**What is required**
The records below hold a stretch from the line with "The Asian tiger" through the line with "week 1: 20.5, week"; return exactly those lines, ends included, and nothing more.

**Data records**

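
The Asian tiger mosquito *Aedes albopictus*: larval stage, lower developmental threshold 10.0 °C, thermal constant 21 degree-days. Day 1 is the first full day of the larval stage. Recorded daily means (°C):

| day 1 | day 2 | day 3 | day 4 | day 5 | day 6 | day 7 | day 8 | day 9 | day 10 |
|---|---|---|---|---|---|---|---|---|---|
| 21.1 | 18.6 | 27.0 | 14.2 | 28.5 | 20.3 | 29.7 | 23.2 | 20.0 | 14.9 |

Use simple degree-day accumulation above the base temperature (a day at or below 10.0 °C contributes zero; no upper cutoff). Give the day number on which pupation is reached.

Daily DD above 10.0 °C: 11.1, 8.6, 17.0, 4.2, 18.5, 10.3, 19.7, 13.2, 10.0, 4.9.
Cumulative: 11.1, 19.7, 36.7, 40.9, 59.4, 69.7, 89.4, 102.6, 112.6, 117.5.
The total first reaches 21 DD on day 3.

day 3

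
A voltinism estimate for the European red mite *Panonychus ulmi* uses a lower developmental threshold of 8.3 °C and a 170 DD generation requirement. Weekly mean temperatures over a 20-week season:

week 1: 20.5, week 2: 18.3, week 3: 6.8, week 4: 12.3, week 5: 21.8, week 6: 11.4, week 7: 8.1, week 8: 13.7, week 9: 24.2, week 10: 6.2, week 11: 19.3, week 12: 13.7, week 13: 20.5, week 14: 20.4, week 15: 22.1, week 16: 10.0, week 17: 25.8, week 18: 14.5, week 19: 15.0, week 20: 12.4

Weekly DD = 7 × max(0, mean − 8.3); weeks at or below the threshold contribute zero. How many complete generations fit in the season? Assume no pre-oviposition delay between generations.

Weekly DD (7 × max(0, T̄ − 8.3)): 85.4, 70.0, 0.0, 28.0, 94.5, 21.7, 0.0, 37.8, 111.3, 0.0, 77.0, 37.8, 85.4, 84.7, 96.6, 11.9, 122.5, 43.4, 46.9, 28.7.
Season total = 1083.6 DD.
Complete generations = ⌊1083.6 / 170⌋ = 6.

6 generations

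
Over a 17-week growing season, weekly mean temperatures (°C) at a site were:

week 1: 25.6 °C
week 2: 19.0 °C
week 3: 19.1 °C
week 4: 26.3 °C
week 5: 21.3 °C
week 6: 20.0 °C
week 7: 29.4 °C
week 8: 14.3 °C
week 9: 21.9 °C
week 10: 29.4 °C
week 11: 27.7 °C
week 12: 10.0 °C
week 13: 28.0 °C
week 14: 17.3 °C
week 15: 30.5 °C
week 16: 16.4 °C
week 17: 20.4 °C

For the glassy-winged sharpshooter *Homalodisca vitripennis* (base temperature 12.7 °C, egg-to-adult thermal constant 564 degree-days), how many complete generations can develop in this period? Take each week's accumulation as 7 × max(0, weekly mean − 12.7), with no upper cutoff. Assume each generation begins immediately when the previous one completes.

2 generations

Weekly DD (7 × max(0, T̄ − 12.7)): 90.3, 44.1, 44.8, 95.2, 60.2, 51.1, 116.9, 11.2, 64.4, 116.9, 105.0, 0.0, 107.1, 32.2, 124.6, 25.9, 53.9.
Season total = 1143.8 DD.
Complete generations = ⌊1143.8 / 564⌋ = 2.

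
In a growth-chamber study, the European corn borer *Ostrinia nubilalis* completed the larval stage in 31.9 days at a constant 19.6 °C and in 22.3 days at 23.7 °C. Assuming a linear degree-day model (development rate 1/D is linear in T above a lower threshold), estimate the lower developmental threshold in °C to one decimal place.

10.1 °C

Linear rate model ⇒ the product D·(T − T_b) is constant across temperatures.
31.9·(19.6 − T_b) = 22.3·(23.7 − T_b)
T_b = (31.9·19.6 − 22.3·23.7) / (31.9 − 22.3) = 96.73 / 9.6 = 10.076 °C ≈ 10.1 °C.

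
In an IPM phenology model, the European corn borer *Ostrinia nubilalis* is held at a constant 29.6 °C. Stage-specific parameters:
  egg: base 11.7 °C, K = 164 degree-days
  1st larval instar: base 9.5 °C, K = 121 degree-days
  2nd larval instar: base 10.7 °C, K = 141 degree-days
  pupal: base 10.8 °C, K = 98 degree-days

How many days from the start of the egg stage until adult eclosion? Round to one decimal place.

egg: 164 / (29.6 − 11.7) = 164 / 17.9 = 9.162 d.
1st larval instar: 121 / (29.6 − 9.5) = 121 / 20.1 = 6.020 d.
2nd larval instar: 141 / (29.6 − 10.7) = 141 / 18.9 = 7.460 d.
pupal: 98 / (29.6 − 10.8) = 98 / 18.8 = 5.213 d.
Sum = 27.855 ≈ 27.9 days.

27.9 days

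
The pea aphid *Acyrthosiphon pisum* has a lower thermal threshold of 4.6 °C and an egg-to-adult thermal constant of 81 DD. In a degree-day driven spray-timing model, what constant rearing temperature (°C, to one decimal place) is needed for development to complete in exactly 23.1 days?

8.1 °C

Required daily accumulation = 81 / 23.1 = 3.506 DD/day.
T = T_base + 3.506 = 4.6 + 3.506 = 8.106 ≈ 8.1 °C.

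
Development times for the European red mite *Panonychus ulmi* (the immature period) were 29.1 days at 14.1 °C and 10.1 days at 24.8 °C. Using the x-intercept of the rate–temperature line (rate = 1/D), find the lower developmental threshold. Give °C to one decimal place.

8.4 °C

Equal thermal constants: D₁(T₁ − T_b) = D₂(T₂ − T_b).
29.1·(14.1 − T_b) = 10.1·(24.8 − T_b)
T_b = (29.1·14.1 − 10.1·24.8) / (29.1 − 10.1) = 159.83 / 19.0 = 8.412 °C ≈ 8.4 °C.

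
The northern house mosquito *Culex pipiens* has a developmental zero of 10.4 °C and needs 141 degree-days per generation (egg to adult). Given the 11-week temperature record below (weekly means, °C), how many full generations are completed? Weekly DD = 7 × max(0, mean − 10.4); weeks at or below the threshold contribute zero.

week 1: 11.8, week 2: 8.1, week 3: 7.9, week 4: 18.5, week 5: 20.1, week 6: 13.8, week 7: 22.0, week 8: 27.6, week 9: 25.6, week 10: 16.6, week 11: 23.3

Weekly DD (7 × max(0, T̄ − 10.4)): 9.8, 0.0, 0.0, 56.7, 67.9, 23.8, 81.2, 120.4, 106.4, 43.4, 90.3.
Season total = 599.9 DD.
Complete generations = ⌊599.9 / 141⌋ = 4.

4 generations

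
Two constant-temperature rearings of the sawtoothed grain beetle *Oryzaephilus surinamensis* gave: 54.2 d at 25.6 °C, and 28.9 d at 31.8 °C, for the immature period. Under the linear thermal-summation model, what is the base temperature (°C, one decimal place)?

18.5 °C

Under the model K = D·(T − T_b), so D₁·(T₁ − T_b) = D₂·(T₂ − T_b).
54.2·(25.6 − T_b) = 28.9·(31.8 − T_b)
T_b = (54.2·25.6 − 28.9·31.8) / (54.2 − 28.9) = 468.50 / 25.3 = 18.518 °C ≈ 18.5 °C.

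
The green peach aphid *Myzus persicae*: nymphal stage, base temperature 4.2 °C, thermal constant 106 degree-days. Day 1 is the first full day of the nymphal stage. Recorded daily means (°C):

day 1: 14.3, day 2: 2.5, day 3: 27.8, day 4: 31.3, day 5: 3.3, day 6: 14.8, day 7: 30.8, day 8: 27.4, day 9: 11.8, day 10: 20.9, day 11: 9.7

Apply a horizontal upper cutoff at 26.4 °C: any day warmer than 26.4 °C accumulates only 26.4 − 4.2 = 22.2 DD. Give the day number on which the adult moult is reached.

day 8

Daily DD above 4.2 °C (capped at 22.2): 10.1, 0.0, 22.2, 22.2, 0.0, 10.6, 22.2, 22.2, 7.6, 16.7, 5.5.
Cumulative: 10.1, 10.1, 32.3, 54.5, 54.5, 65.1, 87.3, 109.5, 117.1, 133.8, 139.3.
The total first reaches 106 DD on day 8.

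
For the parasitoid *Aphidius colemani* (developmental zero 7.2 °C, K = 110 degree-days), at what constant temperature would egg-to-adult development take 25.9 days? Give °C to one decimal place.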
...
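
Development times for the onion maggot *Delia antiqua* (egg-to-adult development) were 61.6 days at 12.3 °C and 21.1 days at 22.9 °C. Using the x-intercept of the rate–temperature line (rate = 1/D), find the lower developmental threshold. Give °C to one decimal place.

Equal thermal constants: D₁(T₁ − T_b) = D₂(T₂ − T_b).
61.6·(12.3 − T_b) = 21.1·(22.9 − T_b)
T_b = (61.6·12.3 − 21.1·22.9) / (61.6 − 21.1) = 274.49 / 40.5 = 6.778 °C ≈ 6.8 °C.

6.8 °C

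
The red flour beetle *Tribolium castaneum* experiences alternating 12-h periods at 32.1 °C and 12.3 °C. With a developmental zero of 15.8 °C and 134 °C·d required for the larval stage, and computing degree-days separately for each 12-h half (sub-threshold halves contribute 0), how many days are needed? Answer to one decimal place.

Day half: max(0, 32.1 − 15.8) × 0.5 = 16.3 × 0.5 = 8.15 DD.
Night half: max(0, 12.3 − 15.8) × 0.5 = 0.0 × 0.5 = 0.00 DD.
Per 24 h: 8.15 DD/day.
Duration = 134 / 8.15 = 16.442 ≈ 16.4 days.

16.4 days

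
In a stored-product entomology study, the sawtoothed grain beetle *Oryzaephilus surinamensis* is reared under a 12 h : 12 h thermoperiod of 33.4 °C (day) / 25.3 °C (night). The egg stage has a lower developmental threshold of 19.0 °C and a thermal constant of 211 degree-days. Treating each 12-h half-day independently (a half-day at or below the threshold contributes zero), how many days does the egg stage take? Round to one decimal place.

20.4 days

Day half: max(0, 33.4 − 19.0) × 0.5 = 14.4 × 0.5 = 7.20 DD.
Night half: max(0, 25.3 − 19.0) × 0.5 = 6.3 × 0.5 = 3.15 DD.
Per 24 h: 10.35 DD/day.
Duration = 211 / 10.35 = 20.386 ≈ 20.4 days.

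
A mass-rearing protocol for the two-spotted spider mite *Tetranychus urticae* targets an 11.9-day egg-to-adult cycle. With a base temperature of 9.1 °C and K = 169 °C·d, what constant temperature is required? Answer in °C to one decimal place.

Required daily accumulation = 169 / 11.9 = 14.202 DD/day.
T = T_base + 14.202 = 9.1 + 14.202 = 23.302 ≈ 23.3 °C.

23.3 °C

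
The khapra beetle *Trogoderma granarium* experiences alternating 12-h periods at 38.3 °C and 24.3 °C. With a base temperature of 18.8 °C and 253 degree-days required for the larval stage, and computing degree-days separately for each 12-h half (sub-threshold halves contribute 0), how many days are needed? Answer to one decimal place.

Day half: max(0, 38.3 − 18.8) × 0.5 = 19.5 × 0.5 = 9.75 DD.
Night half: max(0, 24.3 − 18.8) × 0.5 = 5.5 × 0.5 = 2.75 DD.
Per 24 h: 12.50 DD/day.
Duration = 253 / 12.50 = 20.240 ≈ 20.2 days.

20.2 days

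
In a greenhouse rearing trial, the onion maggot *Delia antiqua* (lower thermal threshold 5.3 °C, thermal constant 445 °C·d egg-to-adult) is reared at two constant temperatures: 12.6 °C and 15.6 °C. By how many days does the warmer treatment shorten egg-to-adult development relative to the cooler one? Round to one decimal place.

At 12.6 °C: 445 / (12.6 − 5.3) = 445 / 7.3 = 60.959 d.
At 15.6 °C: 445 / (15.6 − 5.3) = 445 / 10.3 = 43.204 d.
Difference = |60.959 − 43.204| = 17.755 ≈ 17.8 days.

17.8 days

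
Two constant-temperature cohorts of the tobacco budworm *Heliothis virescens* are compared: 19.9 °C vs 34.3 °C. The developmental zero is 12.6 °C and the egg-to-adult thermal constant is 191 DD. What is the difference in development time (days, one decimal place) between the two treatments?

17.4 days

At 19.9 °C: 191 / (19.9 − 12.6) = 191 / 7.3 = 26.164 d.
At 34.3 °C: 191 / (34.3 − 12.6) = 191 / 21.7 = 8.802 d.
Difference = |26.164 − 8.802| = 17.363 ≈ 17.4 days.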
==
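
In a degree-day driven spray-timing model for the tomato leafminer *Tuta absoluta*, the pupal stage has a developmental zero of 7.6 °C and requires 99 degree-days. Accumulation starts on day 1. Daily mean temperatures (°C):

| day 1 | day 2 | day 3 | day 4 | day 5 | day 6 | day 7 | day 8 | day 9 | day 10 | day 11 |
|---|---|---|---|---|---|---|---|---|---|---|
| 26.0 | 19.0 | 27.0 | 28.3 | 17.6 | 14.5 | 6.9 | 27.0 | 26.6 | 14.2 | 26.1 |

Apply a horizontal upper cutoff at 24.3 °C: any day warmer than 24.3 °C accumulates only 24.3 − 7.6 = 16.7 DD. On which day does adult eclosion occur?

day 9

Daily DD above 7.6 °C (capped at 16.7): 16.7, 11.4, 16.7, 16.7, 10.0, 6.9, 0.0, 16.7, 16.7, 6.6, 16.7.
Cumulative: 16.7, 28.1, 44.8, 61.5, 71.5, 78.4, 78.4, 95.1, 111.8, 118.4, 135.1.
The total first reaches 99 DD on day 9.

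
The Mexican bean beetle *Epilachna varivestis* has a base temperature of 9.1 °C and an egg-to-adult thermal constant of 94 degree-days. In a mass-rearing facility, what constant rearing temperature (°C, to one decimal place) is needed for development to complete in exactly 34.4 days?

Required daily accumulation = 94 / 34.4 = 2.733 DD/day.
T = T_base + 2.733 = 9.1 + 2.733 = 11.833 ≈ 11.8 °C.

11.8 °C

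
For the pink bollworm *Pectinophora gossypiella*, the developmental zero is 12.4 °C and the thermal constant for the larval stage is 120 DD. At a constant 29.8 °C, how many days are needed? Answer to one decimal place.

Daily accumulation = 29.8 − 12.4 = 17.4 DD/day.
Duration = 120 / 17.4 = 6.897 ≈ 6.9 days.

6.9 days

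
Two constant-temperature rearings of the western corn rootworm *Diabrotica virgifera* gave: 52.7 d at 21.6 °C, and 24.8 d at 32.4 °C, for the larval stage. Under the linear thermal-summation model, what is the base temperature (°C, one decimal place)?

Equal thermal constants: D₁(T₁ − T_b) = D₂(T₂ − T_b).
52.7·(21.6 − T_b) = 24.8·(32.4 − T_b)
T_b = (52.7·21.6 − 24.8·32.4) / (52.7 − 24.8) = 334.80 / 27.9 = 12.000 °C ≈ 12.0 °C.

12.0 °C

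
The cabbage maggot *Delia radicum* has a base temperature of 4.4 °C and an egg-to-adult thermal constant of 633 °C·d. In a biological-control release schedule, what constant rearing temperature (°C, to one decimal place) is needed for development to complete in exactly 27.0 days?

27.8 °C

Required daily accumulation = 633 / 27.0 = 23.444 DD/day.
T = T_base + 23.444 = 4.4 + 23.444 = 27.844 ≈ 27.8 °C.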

**Task response**
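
The Asian tiger mosquito *Aedes albopictus*: larval stage, lower developmental threshold 10.0 °C, thermal constant 21 degree-days. Day 1 is the first full day of the larval stage. Recorded daily means (°C):

| day 1 | day 2 | day 3 | day 4 | day 5 | day 6 | day 7 | day 8 | day 9 | day 10 |
|---|---|---|---|---|---|---|---|---|---|
| 21.1 | 18.6 | 27.0 | 14.2 | 28.5 | 20.3 | 29.7 | 23.2 | 20.0 | 14.9 |

Use simple degree-day accumulation above the base temperature (a day at or below 10.0 °C contributes zero; no upper cutoff). Give the day number on which pupation is reached.

Daily DD above 10.0 °C: 11.1, 8.6, 17.0, 4.2, 18.5, 10.3, 19.7, 13.2, 10.0, 4.9.
Cumulative: 11.1, 19.7, 36.7, 40.9, 59.4, 69.7, 89.4, 102.6, 112.6, 117.5.
The total first reaches 21 DD on day 3.

day 3

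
A voltinism estimate for the European red mite *Panonychus ulmi* uses a lower developmental threshold of 8.3 °C and a 170 DD generation requirement. Weekly mean temperatures over a 20-week season:

week 1: 20.5, week 2: 18.3, week 3: 6.8, week 4: 12.3, week 5: 21.8, week 6: 11.4, week 7: 8.1, week 8: 13.7, week 9: 24.2, week 10: 6.2, week 11: 19.3, week 12: 13.7, week 13: 20.5, week 14: 20.4, week 15: 22.1, week 16: 10.0, week 17: 25.8, week 18: 14.5, week 19: 15.0, week 20: 12.4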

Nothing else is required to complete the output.